For each line in the records that contains "vertices", make a copy.

+ + + + +

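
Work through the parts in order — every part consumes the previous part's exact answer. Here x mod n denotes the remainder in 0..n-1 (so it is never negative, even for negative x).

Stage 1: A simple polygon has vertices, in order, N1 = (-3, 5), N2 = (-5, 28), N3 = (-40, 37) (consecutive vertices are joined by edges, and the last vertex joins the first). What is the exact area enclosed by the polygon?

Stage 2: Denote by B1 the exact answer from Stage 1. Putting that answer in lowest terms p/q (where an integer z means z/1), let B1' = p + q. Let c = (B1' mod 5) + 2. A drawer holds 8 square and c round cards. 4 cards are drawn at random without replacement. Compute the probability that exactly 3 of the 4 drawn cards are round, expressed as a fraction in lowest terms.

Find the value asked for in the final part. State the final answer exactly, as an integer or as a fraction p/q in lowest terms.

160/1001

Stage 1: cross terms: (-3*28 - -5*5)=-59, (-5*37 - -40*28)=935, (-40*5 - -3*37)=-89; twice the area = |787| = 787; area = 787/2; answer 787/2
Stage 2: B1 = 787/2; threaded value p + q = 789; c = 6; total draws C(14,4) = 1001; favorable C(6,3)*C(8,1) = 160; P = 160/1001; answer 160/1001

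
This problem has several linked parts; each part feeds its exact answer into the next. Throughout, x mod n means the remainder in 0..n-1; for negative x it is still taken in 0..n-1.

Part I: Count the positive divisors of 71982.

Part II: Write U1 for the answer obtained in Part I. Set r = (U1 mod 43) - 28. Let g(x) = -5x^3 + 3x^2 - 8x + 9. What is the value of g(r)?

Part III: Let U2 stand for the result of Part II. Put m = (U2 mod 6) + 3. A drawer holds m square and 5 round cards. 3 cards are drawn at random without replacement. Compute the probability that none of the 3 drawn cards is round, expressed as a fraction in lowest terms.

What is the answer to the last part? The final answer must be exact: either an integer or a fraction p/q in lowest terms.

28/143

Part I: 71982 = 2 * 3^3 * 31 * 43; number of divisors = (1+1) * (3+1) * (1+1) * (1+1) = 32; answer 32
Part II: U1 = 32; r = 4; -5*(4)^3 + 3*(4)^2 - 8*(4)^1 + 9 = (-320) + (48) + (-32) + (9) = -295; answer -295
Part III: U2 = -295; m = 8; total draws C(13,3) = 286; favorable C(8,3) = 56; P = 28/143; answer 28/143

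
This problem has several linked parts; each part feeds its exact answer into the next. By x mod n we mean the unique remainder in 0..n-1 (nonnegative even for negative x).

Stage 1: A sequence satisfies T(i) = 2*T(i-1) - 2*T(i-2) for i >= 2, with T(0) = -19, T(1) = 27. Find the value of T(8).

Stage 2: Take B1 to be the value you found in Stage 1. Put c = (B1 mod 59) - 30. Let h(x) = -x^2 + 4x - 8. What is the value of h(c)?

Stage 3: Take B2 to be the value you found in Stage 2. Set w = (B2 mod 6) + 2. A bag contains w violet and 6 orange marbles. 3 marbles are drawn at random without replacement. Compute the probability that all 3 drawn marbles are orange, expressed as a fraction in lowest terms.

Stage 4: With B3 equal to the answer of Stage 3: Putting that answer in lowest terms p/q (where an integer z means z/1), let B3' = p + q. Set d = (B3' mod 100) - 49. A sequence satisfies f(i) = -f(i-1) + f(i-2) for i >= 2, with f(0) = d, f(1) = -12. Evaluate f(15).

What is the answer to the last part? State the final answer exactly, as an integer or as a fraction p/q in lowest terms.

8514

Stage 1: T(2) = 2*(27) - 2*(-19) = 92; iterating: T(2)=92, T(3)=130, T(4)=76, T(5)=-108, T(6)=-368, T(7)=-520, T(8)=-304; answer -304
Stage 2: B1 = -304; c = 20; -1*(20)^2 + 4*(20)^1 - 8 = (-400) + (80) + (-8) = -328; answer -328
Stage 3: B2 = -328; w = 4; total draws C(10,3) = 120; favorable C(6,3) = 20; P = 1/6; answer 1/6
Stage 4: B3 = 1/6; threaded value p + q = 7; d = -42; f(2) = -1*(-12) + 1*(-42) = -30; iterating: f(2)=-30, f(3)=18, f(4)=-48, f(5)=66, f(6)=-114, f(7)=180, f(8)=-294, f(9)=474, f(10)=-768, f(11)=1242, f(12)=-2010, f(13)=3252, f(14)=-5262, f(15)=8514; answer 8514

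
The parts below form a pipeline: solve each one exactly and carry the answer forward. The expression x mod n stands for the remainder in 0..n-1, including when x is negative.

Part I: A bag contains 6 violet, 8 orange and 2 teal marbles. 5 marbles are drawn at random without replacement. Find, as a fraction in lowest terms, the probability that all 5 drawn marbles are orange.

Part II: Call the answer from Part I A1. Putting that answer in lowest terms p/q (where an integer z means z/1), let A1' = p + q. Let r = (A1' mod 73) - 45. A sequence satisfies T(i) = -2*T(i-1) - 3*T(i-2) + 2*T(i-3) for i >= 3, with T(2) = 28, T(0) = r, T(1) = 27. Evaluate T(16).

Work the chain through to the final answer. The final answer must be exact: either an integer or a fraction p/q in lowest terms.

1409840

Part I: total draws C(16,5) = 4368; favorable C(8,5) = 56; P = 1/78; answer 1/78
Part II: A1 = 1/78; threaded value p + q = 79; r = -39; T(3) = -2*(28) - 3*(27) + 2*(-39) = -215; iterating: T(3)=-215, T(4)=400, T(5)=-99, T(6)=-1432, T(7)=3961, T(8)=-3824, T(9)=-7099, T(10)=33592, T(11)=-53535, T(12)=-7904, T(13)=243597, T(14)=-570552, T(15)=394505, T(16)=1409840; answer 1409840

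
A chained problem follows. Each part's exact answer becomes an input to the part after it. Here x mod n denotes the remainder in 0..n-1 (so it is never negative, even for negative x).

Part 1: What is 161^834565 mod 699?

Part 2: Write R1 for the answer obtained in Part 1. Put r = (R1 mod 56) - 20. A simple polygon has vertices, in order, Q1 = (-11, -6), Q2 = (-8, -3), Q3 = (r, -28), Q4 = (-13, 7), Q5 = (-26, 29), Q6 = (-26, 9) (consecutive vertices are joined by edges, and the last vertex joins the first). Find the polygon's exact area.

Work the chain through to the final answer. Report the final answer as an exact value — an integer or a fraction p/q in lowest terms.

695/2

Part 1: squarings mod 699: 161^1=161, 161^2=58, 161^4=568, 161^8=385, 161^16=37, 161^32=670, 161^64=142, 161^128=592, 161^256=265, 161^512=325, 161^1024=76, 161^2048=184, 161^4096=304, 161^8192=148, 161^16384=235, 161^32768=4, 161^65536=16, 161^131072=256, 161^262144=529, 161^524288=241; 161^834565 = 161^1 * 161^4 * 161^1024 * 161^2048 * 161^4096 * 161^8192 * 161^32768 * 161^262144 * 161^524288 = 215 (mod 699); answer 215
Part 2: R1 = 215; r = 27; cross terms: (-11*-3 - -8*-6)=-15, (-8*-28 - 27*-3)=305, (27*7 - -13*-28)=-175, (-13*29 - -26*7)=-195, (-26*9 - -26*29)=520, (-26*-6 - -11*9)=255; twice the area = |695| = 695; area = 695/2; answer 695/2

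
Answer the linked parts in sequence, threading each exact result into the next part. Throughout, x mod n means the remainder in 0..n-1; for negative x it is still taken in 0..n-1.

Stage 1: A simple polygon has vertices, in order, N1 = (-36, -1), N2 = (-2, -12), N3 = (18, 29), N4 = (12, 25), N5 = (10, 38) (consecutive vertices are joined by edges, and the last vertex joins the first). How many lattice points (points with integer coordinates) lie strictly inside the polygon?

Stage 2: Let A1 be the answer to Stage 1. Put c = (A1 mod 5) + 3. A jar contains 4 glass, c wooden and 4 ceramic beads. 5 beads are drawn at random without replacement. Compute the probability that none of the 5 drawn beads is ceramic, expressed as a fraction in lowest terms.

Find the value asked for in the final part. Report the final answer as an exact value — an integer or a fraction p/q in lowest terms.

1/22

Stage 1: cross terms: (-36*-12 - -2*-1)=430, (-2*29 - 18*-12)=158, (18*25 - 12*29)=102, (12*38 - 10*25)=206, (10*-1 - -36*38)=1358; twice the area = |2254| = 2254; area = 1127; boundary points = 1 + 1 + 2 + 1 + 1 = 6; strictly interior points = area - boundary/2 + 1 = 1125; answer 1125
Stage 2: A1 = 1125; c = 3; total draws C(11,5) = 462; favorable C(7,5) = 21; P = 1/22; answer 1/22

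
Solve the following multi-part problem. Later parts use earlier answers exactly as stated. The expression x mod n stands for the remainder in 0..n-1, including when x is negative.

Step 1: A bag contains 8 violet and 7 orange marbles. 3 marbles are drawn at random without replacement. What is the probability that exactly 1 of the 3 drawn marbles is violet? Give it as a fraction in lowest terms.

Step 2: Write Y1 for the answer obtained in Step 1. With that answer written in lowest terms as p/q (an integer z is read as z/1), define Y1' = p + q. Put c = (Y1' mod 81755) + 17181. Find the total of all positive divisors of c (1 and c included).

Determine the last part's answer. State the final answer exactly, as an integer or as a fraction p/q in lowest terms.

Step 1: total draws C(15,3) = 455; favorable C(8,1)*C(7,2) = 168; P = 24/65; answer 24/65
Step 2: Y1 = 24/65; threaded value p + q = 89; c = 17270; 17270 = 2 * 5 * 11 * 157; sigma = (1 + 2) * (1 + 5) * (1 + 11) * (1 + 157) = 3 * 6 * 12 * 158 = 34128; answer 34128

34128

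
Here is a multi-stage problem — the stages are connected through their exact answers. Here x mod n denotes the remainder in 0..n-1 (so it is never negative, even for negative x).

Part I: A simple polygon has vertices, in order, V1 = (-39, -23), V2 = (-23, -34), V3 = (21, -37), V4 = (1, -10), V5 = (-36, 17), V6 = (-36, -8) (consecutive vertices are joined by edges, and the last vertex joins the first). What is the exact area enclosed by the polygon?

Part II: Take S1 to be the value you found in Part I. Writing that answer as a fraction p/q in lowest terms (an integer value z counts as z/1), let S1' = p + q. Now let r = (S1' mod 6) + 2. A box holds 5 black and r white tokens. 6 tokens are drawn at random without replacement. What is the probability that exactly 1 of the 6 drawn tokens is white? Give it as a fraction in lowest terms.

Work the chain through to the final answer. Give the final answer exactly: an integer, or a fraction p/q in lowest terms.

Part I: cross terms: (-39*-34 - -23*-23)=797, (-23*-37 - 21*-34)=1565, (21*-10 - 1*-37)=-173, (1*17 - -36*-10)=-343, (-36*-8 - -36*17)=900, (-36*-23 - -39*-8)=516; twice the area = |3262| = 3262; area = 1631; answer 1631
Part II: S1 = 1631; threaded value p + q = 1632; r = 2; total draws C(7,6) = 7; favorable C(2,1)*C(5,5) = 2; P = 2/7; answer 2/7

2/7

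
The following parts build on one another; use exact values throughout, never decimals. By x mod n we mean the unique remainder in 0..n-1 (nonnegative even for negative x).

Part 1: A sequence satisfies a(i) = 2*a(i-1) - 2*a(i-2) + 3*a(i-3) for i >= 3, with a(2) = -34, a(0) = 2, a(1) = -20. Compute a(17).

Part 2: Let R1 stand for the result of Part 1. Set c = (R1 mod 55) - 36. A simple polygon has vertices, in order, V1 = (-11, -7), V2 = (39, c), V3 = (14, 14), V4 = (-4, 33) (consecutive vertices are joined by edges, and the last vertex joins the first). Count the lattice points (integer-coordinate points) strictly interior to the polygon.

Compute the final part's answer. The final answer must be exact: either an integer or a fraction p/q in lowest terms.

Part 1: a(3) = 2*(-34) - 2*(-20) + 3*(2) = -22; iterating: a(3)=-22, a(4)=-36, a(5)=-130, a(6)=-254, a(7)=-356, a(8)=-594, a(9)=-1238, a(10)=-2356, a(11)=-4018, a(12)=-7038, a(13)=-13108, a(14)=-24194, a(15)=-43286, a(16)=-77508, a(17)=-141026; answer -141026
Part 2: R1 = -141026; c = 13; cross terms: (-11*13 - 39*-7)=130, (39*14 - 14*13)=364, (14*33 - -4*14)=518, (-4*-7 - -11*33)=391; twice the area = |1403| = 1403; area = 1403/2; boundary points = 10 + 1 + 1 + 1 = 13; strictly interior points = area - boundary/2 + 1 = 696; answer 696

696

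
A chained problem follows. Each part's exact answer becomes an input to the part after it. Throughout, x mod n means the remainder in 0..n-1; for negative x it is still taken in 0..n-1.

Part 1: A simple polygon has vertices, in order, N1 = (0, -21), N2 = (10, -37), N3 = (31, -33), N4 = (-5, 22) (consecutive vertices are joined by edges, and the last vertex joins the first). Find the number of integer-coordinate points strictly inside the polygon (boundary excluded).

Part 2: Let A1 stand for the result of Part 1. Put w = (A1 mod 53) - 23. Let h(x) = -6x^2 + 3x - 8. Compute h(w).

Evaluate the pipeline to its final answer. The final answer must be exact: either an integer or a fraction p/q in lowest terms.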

+ + + + +

Written response
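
Stage 1: A simple polygon has vertices, in order, N1 = (-3, 5), N2 = (-5, 28), N3 = (-40, 37) (consecutive vertices are joined by edges, and the last vertex joins the first). What is the exact area enclosed by the polygon?
Part 2: Write R1 for the answer obtained in Part 1. Put r = (R1 mod 56) - 20. A simple polygon has vertices, in order, Q1 = (-11, -6), Q2 = (-8, -3), Q3 = (r, -28), Q4 = (-13, 7), Q5 = (-26, 29), Q6 = (-26, 9) (consecutive vertices are joined by edges, and the last vertex joins the first). Find the polygon's exact area.
Stage 1: A simple polygon has vertices, in order, N1 = (-36, -1), N2 = (-2, -12), N3 = (18, 29), N4 = (12, 25), N5 = (10, 38) (consecutive vertices are joined by edges, and the last vertex joins the first). How many lattice points (points with integer coordinates) lie strictly inside the polygon?
Part I: A simple polygon has vertices, in order, V1 = (-39, -23), V2 = (-23, -34), V3 = (21, -37), V4 = (1, -10), V5 = (-36, 17), V6 = (-36, -8) (consecutive vertices are joined by edges, and the last vertex joins the first). What is the exact area enclosed by the polygon?
Part 2: Let R1 stand for the result of Part 1. Set c = (R1 mod 55) - 36. A simple polygon has vertices, in order, V1 = (-11, -7), V2 = (39, c), V3 = (14, 14), V4 = (-4, 33) (consecutive vertices are joined by edges, and the last vertex joins the first). Count the lattice points (integer-coordinate points) strictly interior to the polygon.
Part 1: A simple polygon has vertices, in order, N1 = (0, -21), N2 = (10, -37), N3 = (31, -33), N4 = (-5, 22) (consecutive vertices are joined by edges, and the last vertex joins the first). Find the number of integer-coordinate points strictly inside the polygon (boundary excluded).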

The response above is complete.